Goal of the exercise — Please retype the data that follows, starting at the line containing "A passenger flies" and stopping after the last line.

• • • •

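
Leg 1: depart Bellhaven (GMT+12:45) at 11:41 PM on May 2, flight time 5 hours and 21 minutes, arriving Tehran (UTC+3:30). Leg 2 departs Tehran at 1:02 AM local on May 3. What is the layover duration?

Convert departure to UTC: 11:41 PM − 12:45 = 10:56 AM UTC on May 2.
Add 5 hours 21 minutes flight time → 4:17 PM UTC.
Tehran is UTC+3:30, so local arrival = 4:17 PM + 3:30 = 7:47 PM on May 2.
Layover = 1:02 AM − 7:47 PM (+1 day) = 5 hours 15 minutes.

5 hours 15 minutes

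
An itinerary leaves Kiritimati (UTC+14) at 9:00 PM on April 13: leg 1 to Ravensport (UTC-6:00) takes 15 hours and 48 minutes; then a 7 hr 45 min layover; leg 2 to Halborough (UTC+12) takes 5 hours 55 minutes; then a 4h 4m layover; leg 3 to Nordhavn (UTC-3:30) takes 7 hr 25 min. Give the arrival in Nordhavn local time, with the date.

8:27 PM on April 14

Convert departure to UTC: 9:00 PM − 14:00 = 7:00 AM UTC on Apr 13.
Add 15 hours and 48 minutes leg 1 → 10:48 PM UTC.
Add 7 hours 45 minutes layover in Ravensport → 6:33 AM UTC (Apr 14).
Add 5 hours 55 minutes leg 2 → 12:28 PM UTC.
Add 4 hours 4 minutes layover in Halborough → 4:32 PM UTC.
Add 7 hours 25 minutes leg 3 → 11:57 PM UTC.
Nordhavn is UTC−3:30, so local arrival = 11:57 PM − 3:30 = 8:27 PM on Apr 14.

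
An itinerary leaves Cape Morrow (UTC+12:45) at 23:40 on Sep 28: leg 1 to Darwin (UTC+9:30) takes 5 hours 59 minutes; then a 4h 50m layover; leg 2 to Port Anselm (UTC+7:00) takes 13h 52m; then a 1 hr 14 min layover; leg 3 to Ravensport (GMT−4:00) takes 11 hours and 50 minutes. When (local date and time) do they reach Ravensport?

Convert departure to UTC: 23:40 − 12:45 = 10:55 UTC on Sep 28.
Add 5 hours 59 minutes leg 1 → 16:54 UTC.
Add 4 hours 50 minutes layover in Darwin → 21:44 UTC.
Add 13 hours and 52 minutes leg 2 → 11:36 UTC (Sep 29).
Add 1 hour 14 minutes layover in Port Anselm → 12:50 UTC.
Add 11 hours and 50 minutes leg 3 → 00:40 UTC (Sep 30).
Ravensport is UTC−4:00, so local arrival = 00:40 − 4:00 = 20:40 on Sep 29.

20:40 on Sep 29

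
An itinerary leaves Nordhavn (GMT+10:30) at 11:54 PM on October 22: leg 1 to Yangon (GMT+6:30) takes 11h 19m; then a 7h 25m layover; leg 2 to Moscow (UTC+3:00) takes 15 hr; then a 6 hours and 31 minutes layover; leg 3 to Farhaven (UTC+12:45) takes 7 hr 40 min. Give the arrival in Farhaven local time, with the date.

2:04 AM on October 25

Convert departure to UTC: 11:54 PM − 10:30 = 1:24 PM UTC on Oct 22.
Add 11 hours 19 minutes leg 1 → 12:43 AM UTC (Oct 23).
Add 7 hours and 25 minutes layover in Yangon → 8:08 AM UTC.
Add 15 hours leg 2 → 11:08 PM UTC.
Add 6 hours 31 minutes layover in Moscow → 5:39 AM UTC (Oct 24).
Add 7 hours and 40 minutes leg 3 → 1:19 PM UTC.
Farhaven is UTC+12:45, so local arrival = 1:19 PM + 12:45 = 2:04 AM on Oct 25.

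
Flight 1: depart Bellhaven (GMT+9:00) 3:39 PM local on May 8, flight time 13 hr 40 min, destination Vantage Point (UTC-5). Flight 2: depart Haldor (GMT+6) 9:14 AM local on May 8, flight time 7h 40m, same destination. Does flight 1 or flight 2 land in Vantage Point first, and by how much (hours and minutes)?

Flight 1 in UTC: 3:39 PM − 9:00 = 6:39 AM on May 8.
+13 hours and 40 minutes → arrive 8:19 PM UTC on May 8.
Flight 2 in UTC: 9:14 AM − 6:00 = 3:14 AM on May 8.
+7 hours 40 minutes → arrive 10:54 AM UTC on May 8.
Flight 2 lands earlier by 9 hours 25 minutes.

the second, by 9 hours 25 minutes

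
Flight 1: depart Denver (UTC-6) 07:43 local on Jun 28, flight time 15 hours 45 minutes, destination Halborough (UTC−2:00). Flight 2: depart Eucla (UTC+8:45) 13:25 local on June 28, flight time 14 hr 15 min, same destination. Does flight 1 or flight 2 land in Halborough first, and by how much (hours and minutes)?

Flight 1 in UTC: 07:43 + 6:00 = 13:43 on Jun 28.
+15 hours 45 minutes → arrive 05:28 UTC on Jun 29.
Flight 2 in UTC: 13:25 − 8:45 = 04:40 on Jun 28.
+14 hours 15 minutes → arrive 18:55 UTC on Jun 28.
Flight 2 lands earlier by 10 hours 33 minutes.

the second, by 10 hours 33 minutes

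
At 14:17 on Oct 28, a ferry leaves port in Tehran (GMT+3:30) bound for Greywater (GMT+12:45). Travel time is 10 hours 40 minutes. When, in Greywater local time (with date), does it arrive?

10:12 on October 29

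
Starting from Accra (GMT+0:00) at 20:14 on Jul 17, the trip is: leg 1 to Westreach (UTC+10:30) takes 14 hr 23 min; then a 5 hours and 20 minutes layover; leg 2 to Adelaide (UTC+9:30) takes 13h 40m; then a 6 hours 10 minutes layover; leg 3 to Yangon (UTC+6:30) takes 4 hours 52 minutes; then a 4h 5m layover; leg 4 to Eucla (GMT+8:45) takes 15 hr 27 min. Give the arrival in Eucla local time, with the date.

Accra is at UTC+0, so departure is already 20:14 UTC on Jul 17.
Add 14 hours 23 minutes leg 1 → 10:37 UTC (Jul 18).
Add 5 hours 20 minutes layover in Westreach → 15:57 UTC.
Add 13 hours 40 minutes leg 2 → 05:37 UTC (Jul 19).
Add 6 hours and 10 minutes layover in Adelaide → 11:47 UTC.
Add 4 hours and 52 minutes leg 3 → 16:39 UTC.
Add 4 hours 5 minutes layover in Yangon → 20:44 UTC.
Add 15 hours and 27 minutes leg 4 → 12:11 UTC (Jul 20).
Eucla is UTC+8:45, so local arrival = 12:11 + 8:45 = 20:56 on Jul 20.

20:56 on Jul 20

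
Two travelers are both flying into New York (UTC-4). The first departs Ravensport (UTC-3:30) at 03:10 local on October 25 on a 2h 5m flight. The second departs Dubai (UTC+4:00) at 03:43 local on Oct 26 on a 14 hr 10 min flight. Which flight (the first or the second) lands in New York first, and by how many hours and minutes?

Flight 1 in UTC: 03:10 + 3:30 = 06:40 on Oct 25.
+2 hours and 5 minutes → arrive 08:45 UTC on Oct 25.
Flight 2 in UTC: 03:43 − 4:00 = 23:43 on Oct 25.
+14 hours 10 minutes → arrive 13:53 UTC on Oct 26.
Flight 1 lands earlier by 29 hours 8 minutes.

the first, by 29 hours 8 minutes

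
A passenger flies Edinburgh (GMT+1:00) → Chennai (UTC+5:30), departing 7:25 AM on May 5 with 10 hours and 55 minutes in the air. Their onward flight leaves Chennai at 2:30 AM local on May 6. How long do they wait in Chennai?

Convert departure to UTC: 7:25 AM − 1:00 = 6:25 AM UTC on May 5.
Add 10 hours and 55 minutes flight time → 5:20 PM UTC.
Chennai is UTC+5:30, so local arrival = 5:20 PM + 5:30 = 10:50 PM on May 5.
Layover = 2:30 AM − 10:50 PM (+1 day) = 3 hours 40 minutes.

3 hours 40 minutes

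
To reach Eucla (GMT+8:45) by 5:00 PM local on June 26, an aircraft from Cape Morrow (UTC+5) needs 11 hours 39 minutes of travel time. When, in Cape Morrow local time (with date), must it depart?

Target arrival in UTC: 5:00 PM − 8:45 = 8:15 AM on Jun 26.
Subtract 11 hours and 39 minutes → departure 8:36 PM UTC on Jun 25.
Cape Morrow is UTC+5:00: 8:36 PM + 5:00 = 1:36 AM on Jun 26.

1:36 AM on June 26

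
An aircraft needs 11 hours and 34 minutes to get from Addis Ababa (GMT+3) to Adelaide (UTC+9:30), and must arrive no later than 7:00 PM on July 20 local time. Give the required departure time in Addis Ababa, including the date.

12:56 AM on Jul 20

Target arrival in UTC: 7:00 PM − 9:30 = 9:30 AM on Jul 20.
Subtract 11 hours and 34 minutes → departure 9:56 PM UTC on Jul 19.
Addis Ababa is UTC+3:00: 9:56 PM + 3:00 = 12:56 AM on Jul 20.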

• • • •

Your response —
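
A passenger flies Edinburgh (GMT+1:00) → Chennai (UTC+5:30), departing 7:25 AM on May 5 with 10 hours and 55 minutes in the air. Their onward flight leaves Chennai at 2:30 AM local on May 6. How long do they wait in Chennai?

Convert departure to UTC: 7:25 AM − 1:00 = 6:25 AM UTC on May 5.
Add 10 hours and 55 minutes flight time → 5:20 PM UTC.
Chennai is UTC+5:30, so local arrival = 5:20 PM + 5:30 = 10:50 PM on May 5.
Layover = 2:30 AM − 10:50 PM (+1 day) = 3 hours 40 minutes.

3 hours 40 minutes

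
To reach Eucla (GMT+8:45) by 5:00 PM local on June 26, an aircraft from Cape Morrow (UTC+5) needs 11 hours 39 minutes of travel time. When, in Cape Morrow local time (with date), must it depart?

Target arrival in UTC: 5:00 PM − 8:45 = 8:15 AM on Jun 26.
Subtract 11 hours and 39 minutes → departure 8:36 PM UTC on Jun 25.
Cape Morrow is UTC+5:00: 8:36 PM + 5:00 = 1:36 AM on Jun 26.

1:36 AM on June 26

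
An aircraft needs 11 hours and 34 minutes to get from Addis Ababa (GMT+3) to Adelaide (UTC+9:30), and must arrive no later than 7:00 PM on July 20 local time. Give the required departure time in Addis Ababa, including the date.

12:56 AM on Jul 20

Target arrival in UTC: 7:00 PM − 9:30 = 9:30 AM on Jul 20.
Subtract 11 hours and 34 minutes → departure 9:56 PM UTC on Jul 19.
Addis Ababa is UTC+3:00: 9:56 PM + 3:00 = 12:56 AM on Jul 20.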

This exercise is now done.